Directions for this task: Retype each entry. Leave nothing out.

Data section:
====
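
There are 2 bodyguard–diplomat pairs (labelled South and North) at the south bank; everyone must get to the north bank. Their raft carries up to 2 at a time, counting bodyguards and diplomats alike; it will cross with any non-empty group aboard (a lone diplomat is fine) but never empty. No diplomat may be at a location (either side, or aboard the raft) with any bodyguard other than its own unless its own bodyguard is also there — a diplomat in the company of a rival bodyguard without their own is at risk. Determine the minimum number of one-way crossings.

5

Counting alone: each trip to the north bank takes at most 2 across and each return brings at least 1 back, so after t trips out (and t−1 returns) at most 2t − (t−1) of the 4 are across; that first reaches 4 at t = 3, so at least 5 crossings are needed.
The plan below uses exactly 5 crossings, so it is optimal:
1. bodyguard South and diplomat South cross → the north bank.
2. bodyguard South crosses ← the south bank.
3. bodyguard North and bodyguard South cross → the north bank.
4. bodyguard North crosses ← the south bank.
5. bodyguard North and diplomat North cross → the north bank.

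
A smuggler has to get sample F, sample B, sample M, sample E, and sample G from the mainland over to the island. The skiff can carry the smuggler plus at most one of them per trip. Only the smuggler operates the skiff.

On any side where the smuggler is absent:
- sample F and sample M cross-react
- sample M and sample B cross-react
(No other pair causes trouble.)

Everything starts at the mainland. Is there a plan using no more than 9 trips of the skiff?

No

Counting alone: the smuggler can take at most 1 across per trip to the island, so moving all 5 needs at least 5 loaded trips out, with a return between consecutive ones — at least 9 crossings.
The safety rule pushes this higher. Following every safe sequence of crossings, the most of the 5 that can be at the island as the skiff arrives there on crossing 9 is 4 — never all 5.
So the move cannot be finished within 9 crossings. (The shortest complete plan takes 11:)
1. Smuggler goes to the island with sample M.  [the mainland: sample B, sample E, sample F, sample G | the island: sample M]
2. Smuggler goes back to the mainland alone.  [the mainland: sample B, sample E, sample F, sample G | the island: sample M]
3. Smuggler goes to the island with sample F.  [the mainland: sample B, sample E, sample G | the island: sample F, sample M]
4. Smuggler goes back to the mainland with sample M.  [the mainland: sample B, sample E, sample G, sample M | the island: sample F]
5. Smuggler goes to the island with sample B.  [the mainland: sample E, sample G, sample M | the island: sample B, sample F]
6. Smuggler goes back to the mainland alone.  [the mainland: sample E, sample G, sample M | the island: sample B, sample F]
7. Smuggler goes to the island with sample E.  [the mainland: sample G, sample M | the island: sample B, sample E, sample F]
8. Smuggler goes back to the mainland alone.  [the mainland: sample G, sample M | the island: sample B, sample E, sample F]
9. Smuggler goes to the island with sample G.  [the mainland: sample M | the island: sample B, sample E, sample F, sample G]
10. Smuggler goes back to the mainland alone.  [the mainland: sample M | the island: sample B, sample E, sample F, sample G]
11. Smuggler goes to the island with sample M.  [the mainland: — | the island: sample B, sample E, sample F, sample G, sample M]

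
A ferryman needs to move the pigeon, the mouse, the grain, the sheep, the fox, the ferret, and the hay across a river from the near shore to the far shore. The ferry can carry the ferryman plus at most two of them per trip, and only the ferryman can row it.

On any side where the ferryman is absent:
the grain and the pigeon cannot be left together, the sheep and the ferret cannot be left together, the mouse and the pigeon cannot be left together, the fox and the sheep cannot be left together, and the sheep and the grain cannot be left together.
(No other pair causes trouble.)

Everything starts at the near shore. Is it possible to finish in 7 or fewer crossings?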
====
Response to this task:
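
There are 2 bodyguard–diplomat pairs (labelled South and North) at the south bank; everyone must get to the north bank. Their raft carries up to 2 at a time, counting bodyguards and diplomats alike; it will cross with any non-empty group aboard (a lone diplomat is fine) but never empty. No diplomat may be at a location (either side, or aboard the raft) with any bodyguard other than its own unless its own bodyguard is also there — a diplomat in the company of a rival bodyguard without their own is at risk. Determine the minimum number of one-way crossings.

5

Counting alone: each trip to the north bank takes at most 2 across and each return brings at least 1 back, so after t trips out (and t−1 returns) at most 2t − (t−1) of the 4 are across; that first reaches 4 at t = 3, so at least 5 crossings are needed.
The plan below uses exactly 5 crossings, so it is optimal:
1. bodyguard South and diplomat South cross → the north bank.
2. bodyguard South crosses ← the south bank.
3. bodyguard North and bodyguard South cross → the north bank.
4. bodyguard North crosses ← the south bank.
5. bodyguard North and diplomat North cross → the north bank.

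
A smuggler has to get sample F, sample B, sample M, sample E, and sample G from the mainland over to the island. The skiff can carry the smuggler plus at most one of them per trip. Only the smuggler operates the skiff.

On any side where the smuggler is absent:
- sample F and sample M cross-react
- sample M and sample B cross-react
(No other pair causes trouble.)

Everything starts at the mainland. Is there a plan using no more than 9 trips of the skiff?

No

Counting alone: the smuggler can take at most 1 across per trip to the island, so moving all 5 needs at least 5 loaded trips out, with a return between consecutive ones — at least 9 crossings.
The safety rule pushes this higher. Following every safe sequence of crossings, the most of the 5 that can be at the island as the skiff arrives there on crossing 9 is 4 — never all 5.
So the move cannot be finished within 9 crossings. (The shortest complete plan takes 11:)
1. Smuggler goes to the island with sample M.  [the mainland: sample B, sample E, sample F, sample G | the island: sample M]
2. Smuggler goes back to the mainland alone.  [the mainland: sample B, sample E, sample F, sample G | the island: sample M]
3. Smuggler goes to the island with sample F.  [the mainland: sample B, sample E, sample G | the island: sample F, sample M]
4. Smuggler goes back to the mainland with sample M.  [the mainland: sample B, sample E, sample G, sample M | the island: sample F]
5. Smuggler goes to the island with sample B.  [the mainland: sample E, sample G, sample M | the island: sample B, sample F]
6. Smuggler goes back to the mainland alone.  [the mainland: sample E, sample G, sample M | the island: sample B, sample F]
7. Smuggler goes to the island with sample E.  [the mainland: sample G, sample M | the island: sample B, sample E, sample F]
8. Smuggler goes back to the mainland alone.  [the mainland: sample G, sample M | the island: sample B, sample E, sample F]
9. Smuggler goes to the island with sample G.  [the mainland: sample M | the island: sample B, sample E, sample F, sample G]
10. Smuggler goes back to the mainland alone.  [the mainland: sample M | the island: sample B, sample E, sample F, sample G]
11. Smuggler goes to the island with sample M.  [the mainland: — | the island: sample B, sample E, sample F, sample G, sample M]

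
A ferryman needs to move the pigeon, the mouse, the grain, the sheep, the fox, the ferret, and the hay across a river from the near shore to the far shore. The ferry can carry the ferryman plus at most two of them per trip, and only the ferryman can row it.

On any side where the ferryman is absent:
the grain and the pigeon cannot be left together, the sheep and the ferret cannot be left together, the mouse and the pigeon cannot be left together, the fox and the sheep cannot be left together, and the sheep and the grain cannot be left together.
(No other pair causes trouble.)

Everything starts at the near shore. Is it possible to finish in 7 or fewer crossings?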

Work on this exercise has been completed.